Stored data:

──────────────────────────────

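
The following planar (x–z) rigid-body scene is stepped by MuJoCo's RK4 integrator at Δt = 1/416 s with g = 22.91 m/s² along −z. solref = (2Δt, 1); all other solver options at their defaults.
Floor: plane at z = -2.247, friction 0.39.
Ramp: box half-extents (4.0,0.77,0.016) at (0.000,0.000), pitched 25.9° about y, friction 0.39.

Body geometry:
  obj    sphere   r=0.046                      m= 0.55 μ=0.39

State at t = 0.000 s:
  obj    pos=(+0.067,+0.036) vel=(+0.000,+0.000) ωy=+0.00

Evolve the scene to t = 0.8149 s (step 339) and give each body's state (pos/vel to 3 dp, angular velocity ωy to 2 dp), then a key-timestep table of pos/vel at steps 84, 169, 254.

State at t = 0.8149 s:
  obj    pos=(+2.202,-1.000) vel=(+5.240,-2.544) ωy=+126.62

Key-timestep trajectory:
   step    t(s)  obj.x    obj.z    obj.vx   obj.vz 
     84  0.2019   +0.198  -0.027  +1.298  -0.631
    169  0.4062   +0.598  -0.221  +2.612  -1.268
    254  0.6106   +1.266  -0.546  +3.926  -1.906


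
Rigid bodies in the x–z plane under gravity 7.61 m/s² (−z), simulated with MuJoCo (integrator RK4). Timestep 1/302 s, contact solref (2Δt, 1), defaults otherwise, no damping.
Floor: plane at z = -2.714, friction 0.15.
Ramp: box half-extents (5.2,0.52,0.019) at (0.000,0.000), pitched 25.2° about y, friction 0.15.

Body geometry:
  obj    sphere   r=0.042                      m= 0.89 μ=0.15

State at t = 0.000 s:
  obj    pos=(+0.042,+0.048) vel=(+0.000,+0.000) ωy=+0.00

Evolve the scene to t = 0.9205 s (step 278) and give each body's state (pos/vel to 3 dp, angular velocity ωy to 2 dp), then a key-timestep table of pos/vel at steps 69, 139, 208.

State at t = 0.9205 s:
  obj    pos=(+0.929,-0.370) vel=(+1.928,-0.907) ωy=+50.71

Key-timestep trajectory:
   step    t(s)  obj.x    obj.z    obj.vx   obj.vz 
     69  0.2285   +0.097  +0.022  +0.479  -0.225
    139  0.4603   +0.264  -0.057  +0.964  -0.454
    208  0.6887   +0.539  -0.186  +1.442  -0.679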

──────────────────────────────

What is expected » Your output should consist solely of the lines from the beginning of the entries through the line containing "Floor: plane at z = -2.247, friction 0.39.", reproduced exactly.

The answer »
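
The following planar (x–z) rigid-body scene is stepped by MuJoCo's RK4 integrator at Δt = 1/416 s with g = 22.91 m/s² along −z. solref = (2Δt, 1); all other solver options at their defaults.
Floor: plane at z = -2.247, friction 0.39.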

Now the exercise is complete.